- **EXERCISE DESCRIPTION**
Find the line containing "A basalt flow is". Retype it and every line after it through the end of the entries, exactly as written, with nothing added.
[STORED DATA — start]
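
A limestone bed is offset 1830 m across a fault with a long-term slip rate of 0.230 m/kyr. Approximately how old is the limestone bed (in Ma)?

age = offset / rate = 1830 m / (0.230 m/kyr) = 7.96e+06 yr = 7.96 Ma

7.96 Ma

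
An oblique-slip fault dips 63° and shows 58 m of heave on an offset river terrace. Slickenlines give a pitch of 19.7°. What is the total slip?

379 m

dip-slip = heave / cos(dip) = 58 / cos(63°) = 127.8 m
net slip = dip-slip / sin(rake) = 127.8 / sin(19.7°) = 379 m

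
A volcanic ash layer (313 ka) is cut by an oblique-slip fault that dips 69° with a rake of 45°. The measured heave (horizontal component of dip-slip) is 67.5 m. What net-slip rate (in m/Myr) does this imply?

dip-slip = heave / cos(dip) = 67.5 / cos(69°) = 188.4 m
net slip = dip-slip / sin(rake) = 188.4 / sin(45°) = 266.4 m
rate = 266.4 m / 313 ka = 0.000851 m/yr = 851 m/Myr

851 m/Myr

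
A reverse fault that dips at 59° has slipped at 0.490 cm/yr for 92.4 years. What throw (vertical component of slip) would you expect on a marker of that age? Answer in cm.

dip-slip = rate × time = 0.490 cm/yr × 92.4 years = 0.4528 m
throw = dip-slip × sin(dip) = 0.4528 × sin(59°) = 0.388 m = 38.8 cm

38.8 cm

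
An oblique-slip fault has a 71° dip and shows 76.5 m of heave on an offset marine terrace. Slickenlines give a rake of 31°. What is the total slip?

456 m

dip-slip = heave / cos(dip) = 76.5 / cos(71°) = 235 m
net slip = dip-slip / sin(rake) = 235 / sin(31°) = 456 m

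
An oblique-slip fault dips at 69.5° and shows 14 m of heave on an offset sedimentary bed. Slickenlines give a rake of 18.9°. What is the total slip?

123 m

dip-slip = heave / cos(dip) = 14 / cos(69.5°) = 39.98 m
net slip = dip-slip / sin(rake) = 39.98 / sin(18.9°) = 123 m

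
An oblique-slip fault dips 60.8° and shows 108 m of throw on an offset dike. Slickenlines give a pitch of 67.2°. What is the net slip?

134 m

dip-slip = throw / sin(dip) = 108 / sin(60.8°) = 123.7 m
net slip = dip-slip / sin(rake) = 123.7 / sin(67.2°) = 134 m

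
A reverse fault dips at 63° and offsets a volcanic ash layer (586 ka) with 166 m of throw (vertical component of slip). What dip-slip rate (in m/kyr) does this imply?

dip-slip = throw / sin(dip) = 166 m / sin(63°) = 186.3 m
rate = 186.3 m / 586 ka = 0.000318 m/yr = 0.318 m/kyr

0.318 m/kyr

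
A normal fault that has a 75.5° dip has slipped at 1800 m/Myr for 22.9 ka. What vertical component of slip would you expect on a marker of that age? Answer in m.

dip-slip = rate × time = 1800 m/Myr × 22.9 ka = 41.22 m
throw = dip-slip × sin(dip) = 41.22 × sin(75.5°) = 39.9 m

39.9 m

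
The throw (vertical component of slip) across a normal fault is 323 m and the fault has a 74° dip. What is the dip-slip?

dip-slip = throw / sin(dip) = 323 / sin(74°) = 336 m

336 m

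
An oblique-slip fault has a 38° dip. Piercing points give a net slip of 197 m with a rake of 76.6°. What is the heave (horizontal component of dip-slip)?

dip-slip = net slip × sin(rake) = 197 m × sin(76.6°) = 191.6 m
heave = dip-slip × cos(dip) = 191.6 × cos(38°) = 151 m

151 m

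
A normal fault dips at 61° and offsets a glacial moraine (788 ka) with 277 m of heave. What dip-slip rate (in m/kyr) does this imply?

dip-slip = heave / cos(dip) = 277 m / cos(61°) = 571.4 m
rate = 571.4 m / 788 ka = 0.000725 m/yr = 0.725 m/kyr

0.725 m/kyr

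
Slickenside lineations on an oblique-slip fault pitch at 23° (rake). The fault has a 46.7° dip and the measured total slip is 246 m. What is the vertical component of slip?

70 m

dip-slip = net slip × sin(rake) = 246 m × sin(23°) = 96.12 m
throw = dip-slip × sin(dip) = 96.12 × sin(46.7°) = 70 m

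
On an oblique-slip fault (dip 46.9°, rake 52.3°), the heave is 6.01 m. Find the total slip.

11.1 m

dip-slip = heave / cos(dip) = 6.01 / cos(46.9°) = 8.796 m
net slip = dip-slip / sin(rake) = 8.796 / sin(52.3°) = 11.1 m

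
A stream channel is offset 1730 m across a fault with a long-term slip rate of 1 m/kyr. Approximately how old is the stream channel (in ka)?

1730 ka

age = offset / rate = 1730 m / (1 m/kyr) = 1.73e+06 yr = 1730 ka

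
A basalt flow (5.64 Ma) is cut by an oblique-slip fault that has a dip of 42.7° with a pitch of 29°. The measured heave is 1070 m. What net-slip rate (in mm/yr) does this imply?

dip-slip = heave / cos(dip) = 1070 / cos(42.7°) = 1456 m
net slip = dip-slip / sin(rake) = 1456 / sin(29°) = 3003 m
rate = 3003 m / 5.64 Ma = 0.000532 m/yr = 0.532 mm/yr

0.532 mm/yr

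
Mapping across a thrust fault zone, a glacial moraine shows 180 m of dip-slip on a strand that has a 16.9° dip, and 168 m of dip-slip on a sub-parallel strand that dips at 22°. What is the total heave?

328 m

heave_A = 180 × cos(16.9°) = 172.2 m
heave_B = 168 × cos(22°) = 155.8 m
total = 172.2 + 155.8 = 328 m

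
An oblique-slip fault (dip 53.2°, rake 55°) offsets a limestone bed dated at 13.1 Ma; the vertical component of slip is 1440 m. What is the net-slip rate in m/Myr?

dip-slip = throw / sin(dip) = 1440 / sin(53.2°) = 1798 m
net slip = dip-slip / sin(rake) = 1798 / sin(55°) = 2195 m
rate = 2195 m / 13.1 Ma = 0.000168 m/yr = 168 m/Myr

168 m/Myr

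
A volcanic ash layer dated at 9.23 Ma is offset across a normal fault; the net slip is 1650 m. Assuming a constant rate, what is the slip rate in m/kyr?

0.179 m/kyr

rate = 1650 m / 9.23 Ma = 0.000179 m/yr = 0.179 m/kyr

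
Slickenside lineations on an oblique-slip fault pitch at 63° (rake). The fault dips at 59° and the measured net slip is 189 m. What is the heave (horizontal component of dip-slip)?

dip-slip = net slip × sin(rake) = 189 m × sin(63°) = 168.4 m
heave = dip-slip × cos(dip) = 168.4 × cos(59°) = 86.7 m

86.7 m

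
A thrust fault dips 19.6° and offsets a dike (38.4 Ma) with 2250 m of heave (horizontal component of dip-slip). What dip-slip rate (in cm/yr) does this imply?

0.00622 cm/yr

dip-slip = heave / cos(dip) = 2250 m / cos(19.6°) = 2388 m
rate = 2388 m / 38.4 Ma = 0.0000622 m/yr = 0.00622 cm/yr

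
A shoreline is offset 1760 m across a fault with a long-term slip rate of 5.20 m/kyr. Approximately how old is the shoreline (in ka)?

age = offset / rate = 1760 m / (5.20 m/kyr) = 338000 yr = 338 ka

338 ka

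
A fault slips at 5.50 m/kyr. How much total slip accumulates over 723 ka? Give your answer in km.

3.98 km

slip = rate × time = 5.50 m/kyr × 723 ka = 3980 m = 3.98 km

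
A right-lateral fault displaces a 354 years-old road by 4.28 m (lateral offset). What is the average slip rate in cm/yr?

rate = 4.28 m / 354 years = 0.0121 m/yr = 1.21 cm/yr

1.21 cm/yr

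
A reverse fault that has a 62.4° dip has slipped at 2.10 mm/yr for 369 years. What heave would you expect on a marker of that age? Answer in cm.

35.9 cm

dip-slip = rate × time = 2.10 mm/yr × 369 years = 0.7749 m
heave = dip-slip × cos(dip) = 0.7749 × cos(62.4°) = 0.359 m = 35.9 cm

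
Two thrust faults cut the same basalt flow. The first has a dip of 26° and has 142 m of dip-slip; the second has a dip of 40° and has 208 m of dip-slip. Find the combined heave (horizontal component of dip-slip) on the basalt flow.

heave_A = 142 × cos(26°) = 127.6 m
heave_B = 208 × cos(40°) = 159.3 m
total = 127.6 + 159.3 = 287 m

287 m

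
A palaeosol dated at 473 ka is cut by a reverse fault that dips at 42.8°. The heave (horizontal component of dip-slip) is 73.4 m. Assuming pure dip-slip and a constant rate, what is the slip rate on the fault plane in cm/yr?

dip-slip = heave / cos(dip) = 73.4 m / cos(42.8°) = 100 m
rate = 100 m / 473 ka = 0.000211 m/yr = 0.0211 cm/yr

0.0211 cm/yr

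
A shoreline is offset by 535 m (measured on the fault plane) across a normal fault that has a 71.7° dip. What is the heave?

heave = dip-slip × cos(dip) = 535 m × cos(71.7°) = 168 m

168 m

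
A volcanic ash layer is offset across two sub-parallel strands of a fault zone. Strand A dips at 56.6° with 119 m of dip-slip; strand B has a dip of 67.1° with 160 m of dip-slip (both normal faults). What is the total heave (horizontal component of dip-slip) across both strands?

128 m

heave_A = 119 × cos(56.6°) = 65.51 m
heave_B = 160 × cos(67.1°) = 62.26 m
total = 65.51 + 62.26 = 128 m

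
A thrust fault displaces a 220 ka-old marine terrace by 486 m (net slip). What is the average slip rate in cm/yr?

rate = 486 m / 220 ka = 0.00221 m/yr = 0.221 cm/yr

0.221 cm/yr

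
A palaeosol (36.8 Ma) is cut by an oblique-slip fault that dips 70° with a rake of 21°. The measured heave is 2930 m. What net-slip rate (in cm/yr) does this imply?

dip-slip = heave / cos(dip) = 2930 / cos(70°) = 8567 m
net slip = dip-slip / sin(rake) = 8567 / sin(21°) = 23900 m
rate = 23900 m / 36.8 Ma = 0.000650 m/yr = 0.0650 cm/yr

0.0650 cm/yr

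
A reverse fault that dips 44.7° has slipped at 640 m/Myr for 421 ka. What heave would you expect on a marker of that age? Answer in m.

192 m

dip-slip = rate × time = 640 m/Myr × 421 ka = 269.4 m
heave = dip-slip × cos(dip) = 269.4 × cos(44.7°) = 192 m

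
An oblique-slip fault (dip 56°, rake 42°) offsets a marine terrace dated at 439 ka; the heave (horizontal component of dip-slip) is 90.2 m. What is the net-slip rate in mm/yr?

dip-slip = heave / cos(dip) = 90.2 / cos(56°) = 161.3 m
net slip = dip-slip / sin(rake) = 161.3 / sin(42°) = 241.1 m
rate = 241.1 m / 439 ka = 0.000549 m/yr = 0.549 mm/yr

0.549 mm/yr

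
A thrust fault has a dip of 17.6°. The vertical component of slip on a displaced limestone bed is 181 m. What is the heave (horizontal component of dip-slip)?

heave = throw / tan(dip) = 181 / tan(17.6°) = 571 m

571 m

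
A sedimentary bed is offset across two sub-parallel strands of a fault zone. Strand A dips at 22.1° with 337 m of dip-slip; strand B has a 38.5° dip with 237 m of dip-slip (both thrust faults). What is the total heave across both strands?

heave_A = 337 × cos(22.1°) = 312.2 m
heave_B = 237 × cos(38.5°) = 185.5 m
total = 312.2 + 185.5 = 498 m

498 m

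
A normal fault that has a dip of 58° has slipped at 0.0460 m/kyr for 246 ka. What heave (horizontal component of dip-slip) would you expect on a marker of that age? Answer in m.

6 m

dip-slip = rate × time = 0.0460 m/kyr × 246 ka = 11.32 m
heave = dip-slip × cos(dip) = 11.32 × cos(58°) = 6 m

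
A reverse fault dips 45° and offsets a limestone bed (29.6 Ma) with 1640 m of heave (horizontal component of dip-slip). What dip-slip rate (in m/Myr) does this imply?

dip-slip = heave / cos(dip) = 1640 m / cos(45°) = 2319 m
rate = 2319 m / 29.6 Ma = 0.0000784 m/yr = 78.4 m/Myr

78.4 m/Myr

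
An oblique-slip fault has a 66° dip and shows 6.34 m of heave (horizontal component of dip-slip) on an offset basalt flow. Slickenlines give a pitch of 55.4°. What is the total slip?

dip-slip = heave / cos(dip) = 6.34 / cos(66°) = 15.59 m
net slip = dip-slip / sin(rake) = 15.59 / sin(55.4°) = 18.9 m

18.9 m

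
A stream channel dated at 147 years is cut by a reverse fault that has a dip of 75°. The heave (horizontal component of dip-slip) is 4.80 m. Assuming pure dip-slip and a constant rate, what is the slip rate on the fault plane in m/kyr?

dip-slip = heave / cos(dip) = 4.80 m / cos(75°) = 18.55 m
rate = 18.55 m / 147 years = 0.126 m/yr = 126 m/kyr

126 m/kyr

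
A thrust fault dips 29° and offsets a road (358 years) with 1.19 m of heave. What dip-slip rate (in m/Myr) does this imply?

dip-slip = heave / cos(dip) = 1.19 m / cos(29°) = 1.361 m
rate = 1.361 m / 358 years = 0.00380 m/yr = 3800 m/Myr

3800 m/Myr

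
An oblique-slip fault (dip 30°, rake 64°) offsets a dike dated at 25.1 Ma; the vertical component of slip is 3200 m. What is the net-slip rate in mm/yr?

0.284 mm/yr

dip-slip = throw / sin(dip) = 3200 / sin(30°) = 6400 m
net slip = dip-slip / sin(rake) = 6400 / sin(64°) = 7121 m
rate = 7121 m / 25.1 Ma = 0.000284 m/yr = 0.284 mm/yr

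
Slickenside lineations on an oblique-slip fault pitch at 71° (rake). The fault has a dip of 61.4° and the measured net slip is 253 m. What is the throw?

dip-slip = net slip × sin(rake) = 253 m × sin(71°) = 239.2 m
throw = dip-slip × sin(dip) = 239.2 × sin(61.4°) = 210 m

210 m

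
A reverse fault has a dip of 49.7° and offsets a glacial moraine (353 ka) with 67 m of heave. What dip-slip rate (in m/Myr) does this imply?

293 m/Myr

dip-slip = heave / cos(dip) = 67 m / cos(49.7°) = 103.6 m
rate = 103.6 m / 353 ka = 0.000293 m/yr = 293 m/Myr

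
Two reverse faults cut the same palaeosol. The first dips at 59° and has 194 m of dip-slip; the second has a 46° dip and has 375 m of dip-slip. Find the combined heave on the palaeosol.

360 m

heave_A = 194 × cos(59°) = 99.92 m
heave_B = 375 × cos(46°) = 260.5 m
total = 99.92 + 260.5 = 360 m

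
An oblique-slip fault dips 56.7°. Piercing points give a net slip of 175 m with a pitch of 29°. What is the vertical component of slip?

dip-slip = net slip × sin(rake) = 175 m × sin(29°) = 84.84 m
throw = dip-slip × sin(dip) = 84.84 × sin(56.7°) = 70.9 m

70.9 m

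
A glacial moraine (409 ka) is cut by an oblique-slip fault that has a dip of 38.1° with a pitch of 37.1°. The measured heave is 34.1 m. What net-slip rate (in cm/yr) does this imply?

dip-slip = heave / cos(dip) = 34.1 / cos(38.1°) = 43.33 m
net slip = dip-slip / sin(rake) = 43.33 / sin(37.1°) = 71.84 m
rate = 71.84 m / 409 ka = 0.000176 m/yr = 0.0176 cm/yr

0.0176 cm/yr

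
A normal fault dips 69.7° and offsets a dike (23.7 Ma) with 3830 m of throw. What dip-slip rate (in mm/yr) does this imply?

0.172 mm/yr

dip-slip = throw / sin(dip) = 3830 m / sin(69.7°) = 4084 m
rate = 4084 m / 23.7 Ma = 0.000172 m/yr = 0.172 mm/yr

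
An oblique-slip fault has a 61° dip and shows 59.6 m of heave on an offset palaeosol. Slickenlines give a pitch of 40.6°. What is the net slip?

dip-slip = heave / cos(dip) = 59.6 / cos(61°) = 122.9 m
net slip = dip-slip / sin(rake) = 122.9 / sin(40.6°) = 189 m

189 m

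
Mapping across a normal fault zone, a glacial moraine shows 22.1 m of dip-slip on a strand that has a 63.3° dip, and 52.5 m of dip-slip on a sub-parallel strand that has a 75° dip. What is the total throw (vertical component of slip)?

throw_A = 22.1 × sin(63.3°) = 19.74 m
throw_B = 52.5 × sin(75°) = 50.71 m
total = 19.74 + 50.71 = 70.5 m

70.5 m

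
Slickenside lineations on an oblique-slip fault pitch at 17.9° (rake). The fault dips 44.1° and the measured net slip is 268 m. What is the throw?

57.3 m

dip-slip = net slip × sin(rake) = 268 m × sin(17.9°) = 82.37 m
throw = dip-slip × sin(dip) = 82.37 × sin(44.1°) = 57.3 m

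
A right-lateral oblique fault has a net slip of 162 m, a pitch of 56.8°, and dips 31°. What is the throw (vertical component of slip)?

dip-slip = net slip × sin(rake) = 162 m × sin(56.8°) = 135.6 m
throw = dip-slip × sin(dip) = 135.6 × sin(31°) = 69.8 m

69.8 m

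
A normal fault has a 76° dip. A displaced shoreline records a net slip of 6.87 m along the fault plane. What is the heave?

heave = dip-slip × cos(dip) = 6.87 m × cos(76°) = 1.66 m

1.66 m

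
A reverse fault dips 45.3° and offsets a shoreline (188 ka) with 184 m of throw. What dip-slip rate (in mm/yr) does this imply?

dip-slip = throw / sin(dip) = 184 m / sin(45.3°) = 258.9 m
rate = 258.9 m / 188 ka = 0.00138 m/yr = 1.38 mm/yr

1.38 mm/yr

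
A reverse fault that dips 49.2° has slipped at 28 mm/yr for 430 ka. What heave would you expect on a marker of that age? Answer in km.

dip-slip = rate × time = 28 mm/yr × 430 ka = 12040 m
heave = dip-slip × cos(dip) = 12040 × cos(49.2°) = 7870 m = 7.87 km

7.87 km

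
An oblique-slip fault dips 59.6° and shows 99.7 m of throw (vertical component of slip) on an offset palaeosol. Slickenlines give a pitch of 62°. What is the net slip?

131 m

dip-slip = throw / sin(dip) = 99.7 / sin(59.6°) = 115.6 m
net slip = dip-slip / sin(rake) = 115.6 / sin(62°) = 131 m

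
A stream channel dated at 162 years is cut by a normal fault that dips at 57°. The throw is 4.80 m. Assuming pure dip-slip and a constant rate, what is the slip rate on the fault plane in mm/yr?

35.3 mm/yr

dip-slip = throw / sin(dip) = 4.80 m / sin(57°) = 5.723 m
rate = 5.723 m / 162 years = 0.0353 m/yr = 35.3 mm/yr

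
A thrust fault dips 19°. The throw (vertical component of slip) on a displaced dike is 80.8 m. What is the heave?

235 m

heave = throw / tan(dip) = 80.8 / tan(19°) = 235 m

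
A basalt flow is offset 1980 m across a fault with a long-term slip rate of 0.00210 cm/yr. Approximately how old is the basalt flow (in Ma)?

age = offset / rate = 1980 m / (0.00210 cm/yr) = 9.43e+07 yr = 94.3 Ma

94.3 Ma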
[STORED DATA — finish]
- **SOLUTION TO THE EXERCISE**
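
A basalt flow is offset 1980 m across a fault with a long-term slip rate of 0.00210 cm/yr. Approximately how old is the basalt flow (in Ma)?

age = offset / rate = 1980 m / (0.00210 cm/yr) = 9.43e+07 yr = 94.3 Ma

94.3 Ma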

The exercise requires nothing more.